## What this task involves
A line qualifies if it holds the string "limit". Copy every qualifying line from the records.

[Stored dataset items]
***

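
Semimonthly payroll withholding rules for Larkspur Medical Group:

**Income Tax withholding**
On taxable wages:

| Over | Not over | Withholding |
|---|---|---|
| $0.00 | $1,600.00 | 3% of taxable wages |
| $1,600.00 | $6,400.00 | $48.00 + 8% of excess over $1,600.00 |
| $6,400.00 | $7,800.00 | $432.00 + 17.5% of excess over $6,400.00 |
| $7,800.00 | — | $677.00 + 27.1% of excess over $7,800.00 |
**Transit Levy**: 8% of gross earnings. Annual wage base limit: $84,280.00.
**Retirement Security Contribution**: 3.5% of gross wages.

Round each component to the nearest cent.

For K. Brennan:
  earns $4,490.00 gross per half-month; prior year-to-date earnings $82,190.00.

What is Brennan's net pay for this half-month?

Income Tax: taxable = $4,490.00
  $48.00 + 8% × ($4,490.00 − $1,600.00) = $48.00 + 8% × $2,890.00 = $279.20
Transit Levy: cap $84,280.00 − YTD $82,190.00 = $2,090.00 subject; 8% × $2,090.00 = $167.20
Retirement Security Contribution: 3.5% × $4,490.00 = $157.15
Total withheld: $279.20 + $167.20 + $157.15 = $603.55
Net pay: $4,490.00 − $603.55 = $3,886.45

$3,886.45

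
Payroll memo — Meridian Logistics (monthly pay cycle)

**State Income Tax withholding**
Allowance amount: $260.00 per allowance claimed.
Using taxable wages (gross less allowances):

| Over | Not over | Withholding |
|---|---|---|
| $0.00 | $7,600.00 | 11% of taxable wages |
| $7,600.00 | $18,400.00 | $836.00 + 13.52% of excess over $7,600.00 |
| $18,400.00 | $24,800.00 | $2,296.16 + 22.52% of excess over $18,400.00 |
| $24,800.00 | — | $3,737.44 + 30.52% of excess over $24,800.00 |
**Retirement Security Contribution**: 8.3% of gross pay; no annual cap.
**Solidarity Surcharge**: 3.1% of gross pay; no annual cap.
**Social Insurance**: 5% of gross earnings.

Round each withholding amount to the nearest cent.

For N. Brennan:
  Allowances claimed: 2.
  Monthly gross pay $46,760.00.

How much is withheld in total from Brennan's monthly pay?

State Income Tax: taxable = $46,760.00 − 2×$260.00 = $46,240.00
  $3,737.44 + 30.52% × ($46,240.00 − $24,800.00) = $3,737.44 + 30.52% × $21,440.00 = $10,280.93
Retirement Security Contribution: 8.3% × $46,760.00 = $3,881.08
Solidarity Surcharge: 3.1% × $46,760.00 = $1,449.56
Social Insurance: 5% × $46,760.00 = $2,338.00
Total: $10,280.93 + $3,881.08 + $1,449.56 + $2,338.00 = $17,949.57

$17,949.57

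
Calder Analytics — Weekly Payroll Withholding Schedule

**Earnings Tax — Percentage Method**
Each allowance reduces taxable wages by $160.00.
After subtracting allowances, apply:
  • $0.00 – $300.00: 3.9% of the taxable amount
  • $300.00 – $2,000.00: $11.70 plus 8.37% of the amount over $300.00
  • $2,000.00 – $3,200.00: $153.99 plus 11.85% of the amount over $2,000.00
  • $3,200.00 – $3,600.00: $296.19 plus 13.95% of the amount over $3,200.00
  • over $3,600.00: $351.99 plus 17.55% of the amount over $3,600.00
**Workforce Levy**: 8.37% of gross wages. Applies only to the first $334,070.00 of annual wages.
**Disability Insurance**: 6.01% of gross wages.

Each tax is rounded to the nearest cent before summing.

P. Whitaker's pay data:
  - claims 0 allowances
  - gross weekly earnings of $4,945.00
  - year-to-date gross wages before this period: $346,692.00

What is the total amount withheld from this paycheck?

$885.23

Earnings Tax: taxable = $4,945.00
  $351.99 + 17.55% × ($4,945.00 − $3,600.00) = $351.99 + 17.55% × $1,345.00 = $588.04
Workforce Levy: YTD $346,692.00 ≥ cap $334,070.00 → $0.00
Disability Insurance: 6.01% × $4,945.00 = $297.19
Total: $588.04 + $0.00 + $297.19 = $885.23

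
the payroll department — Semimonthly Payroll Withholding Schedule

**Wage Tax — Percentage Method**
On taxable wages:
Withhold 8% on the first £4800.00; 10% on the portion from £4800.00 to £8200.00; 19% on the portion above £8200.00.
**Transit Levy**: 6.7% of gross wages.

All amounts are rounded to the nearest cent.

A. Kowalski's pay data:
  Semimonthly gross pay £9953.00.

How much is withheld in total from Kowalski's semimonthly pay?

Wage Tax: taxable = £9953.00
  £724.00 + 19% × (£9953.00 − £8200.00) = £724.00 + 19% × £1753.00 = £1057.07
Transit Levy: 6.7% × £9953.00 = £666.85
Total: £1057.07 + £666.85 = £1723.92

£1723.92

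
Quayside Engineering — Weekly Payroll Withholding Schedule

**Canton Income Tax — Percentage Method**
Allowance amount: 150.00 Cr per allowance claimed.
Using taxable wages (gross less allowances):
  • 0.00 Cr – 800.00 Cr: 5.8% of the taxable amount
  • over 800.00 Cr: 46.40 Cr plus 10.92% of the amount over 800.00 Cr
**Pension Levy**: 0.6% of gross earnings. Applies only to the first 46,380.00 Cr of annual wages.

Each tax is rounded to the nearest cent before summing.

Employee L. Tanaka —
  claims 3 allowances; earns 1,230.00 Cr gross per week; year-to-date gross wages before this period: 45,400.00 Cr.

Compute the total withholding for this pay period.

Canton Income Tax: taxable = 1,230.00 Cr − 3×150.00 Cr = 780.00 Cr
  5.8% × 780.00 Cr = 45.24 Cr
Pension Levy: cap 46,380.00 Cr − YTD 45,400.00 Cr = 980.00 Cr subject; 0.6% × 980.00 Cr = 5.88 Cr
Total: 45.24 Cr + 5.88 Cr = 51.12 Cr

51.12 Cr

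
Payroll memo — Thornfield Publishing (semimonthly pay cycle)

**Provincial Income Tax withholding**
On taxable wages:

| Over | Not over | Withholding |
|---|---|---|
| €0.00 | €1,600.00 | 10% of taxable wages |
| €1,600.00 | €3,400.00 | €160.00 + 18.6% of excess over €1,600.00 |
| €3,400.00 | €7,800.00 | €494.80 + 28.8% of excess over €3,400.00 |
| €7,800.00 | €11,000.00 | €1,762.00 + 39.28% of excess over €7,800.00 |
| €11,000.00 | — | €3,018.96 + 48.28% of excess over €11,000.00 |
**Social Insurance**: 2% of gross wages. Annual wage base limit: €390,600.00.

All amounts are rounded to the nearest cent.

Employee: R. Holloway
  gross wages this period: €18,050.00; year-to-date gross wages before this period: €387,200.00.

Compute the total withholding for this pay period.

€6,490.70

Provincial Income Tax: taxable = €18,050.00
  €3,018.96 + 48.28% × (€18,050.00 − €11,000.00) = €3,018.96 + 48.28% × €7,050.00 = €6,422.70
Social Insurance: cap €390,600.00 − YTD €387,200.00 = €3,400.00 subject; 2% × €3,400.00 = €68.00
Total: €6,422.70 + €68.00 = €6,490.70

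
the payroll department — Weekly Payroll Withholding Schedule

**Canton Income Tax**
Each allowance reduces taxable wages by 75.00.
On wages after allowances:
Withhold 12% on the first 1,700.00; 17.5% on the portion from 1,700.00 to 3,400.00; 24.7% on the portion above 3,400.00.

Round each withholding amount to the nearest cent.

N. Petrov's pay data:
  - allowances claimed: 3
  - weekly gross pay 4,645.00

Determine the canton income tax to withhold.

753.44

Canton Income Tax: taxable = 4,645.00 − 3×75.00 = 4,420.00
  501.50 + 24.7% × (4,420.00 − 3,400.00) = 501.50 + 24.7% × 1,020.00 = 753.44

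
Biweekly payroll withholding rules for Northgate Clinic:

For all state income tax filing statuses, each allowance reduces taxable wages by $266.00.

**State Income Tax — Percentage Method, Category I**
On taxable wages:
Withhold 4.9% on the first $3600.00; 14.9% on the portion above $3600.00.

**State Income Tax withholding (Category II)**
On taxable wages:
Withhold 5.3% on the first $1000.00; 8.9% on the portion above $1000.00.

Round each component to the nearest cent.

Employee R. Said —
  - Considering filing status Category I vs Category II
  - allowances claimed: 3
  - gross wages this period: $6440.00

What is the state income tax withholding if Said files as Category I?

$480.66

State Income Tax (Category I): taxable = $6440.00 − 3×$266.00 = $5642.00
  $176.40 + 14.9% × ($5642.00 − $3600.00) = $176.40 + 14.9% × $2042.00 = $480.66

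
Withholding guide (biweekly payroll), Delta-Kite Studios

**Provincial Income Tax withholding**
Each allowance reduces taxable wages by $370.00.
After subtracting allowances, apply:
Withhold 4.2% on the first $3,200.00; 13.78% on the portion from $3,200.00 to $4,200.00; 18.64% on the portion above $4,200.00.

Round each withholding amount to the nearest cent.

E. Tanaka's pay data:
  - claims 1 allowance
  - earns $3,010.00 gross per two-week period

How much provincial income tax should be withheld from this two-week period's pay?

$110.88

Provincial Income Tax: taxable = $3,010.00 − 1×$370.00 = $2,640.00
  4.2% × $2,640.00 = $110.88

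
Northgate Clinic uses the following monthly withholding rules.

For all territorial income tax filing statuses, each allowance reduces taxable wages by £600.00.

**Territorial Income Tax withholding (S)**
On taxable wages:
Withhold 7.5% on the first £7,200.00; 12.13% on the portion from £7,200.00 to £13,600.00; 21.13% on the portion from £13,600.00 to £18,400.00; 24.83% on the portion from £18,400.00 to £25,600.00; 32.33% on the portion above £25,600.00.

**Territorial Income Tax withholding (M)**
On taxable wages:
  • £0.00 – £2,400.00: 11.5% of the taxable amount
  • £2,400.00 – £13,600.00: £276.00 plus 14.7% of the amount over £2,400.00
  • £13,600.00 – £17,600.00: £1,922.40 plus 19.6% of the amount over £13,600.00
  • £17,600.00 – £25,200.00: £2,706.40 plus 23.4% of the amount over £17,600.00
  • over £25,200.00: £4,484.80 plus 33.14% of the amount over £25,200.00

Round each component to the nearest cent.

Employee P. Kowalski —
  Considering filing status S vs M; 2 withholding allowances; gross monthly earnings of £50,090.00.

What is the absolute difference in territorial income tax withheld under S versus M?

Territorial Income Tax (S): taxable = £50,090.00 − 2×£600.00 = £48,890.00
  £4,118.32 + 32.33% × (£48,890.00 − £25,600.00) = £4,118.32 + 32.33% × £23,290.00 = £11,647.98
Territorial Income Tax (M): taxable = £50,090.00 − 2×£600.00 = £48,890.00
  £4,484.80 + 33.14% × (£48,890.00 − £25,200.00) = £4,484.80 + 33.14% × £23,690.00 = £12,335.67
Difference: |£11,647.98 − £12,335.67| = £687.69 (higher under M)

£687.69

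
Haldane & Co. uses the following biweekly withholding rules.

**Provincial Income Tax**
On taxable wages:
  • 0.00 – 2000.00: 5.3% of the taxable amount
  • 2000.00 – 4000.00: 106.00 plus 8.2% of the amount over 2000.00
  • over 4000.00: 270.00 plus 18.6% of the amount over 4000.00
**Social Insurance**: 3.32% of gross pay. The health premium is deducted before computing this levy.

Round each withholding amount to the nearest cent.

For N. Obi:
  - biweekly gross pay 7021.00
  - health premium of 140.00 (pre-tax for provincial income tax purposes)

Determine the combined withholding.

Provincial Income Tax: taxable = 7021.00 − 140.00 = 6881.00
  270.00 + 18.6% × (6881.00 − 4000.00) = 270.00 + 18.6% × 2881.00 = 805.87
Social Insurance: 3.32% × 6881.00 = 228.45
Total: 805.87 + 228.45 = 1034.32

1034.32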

***

## Answer box
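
**Transit Levy**: 8% of gross earnings. Annual wage base limit: $84,280.00.
**Social Insurance**: 2% of gross wages. Annual wage base limit: €390,600.00.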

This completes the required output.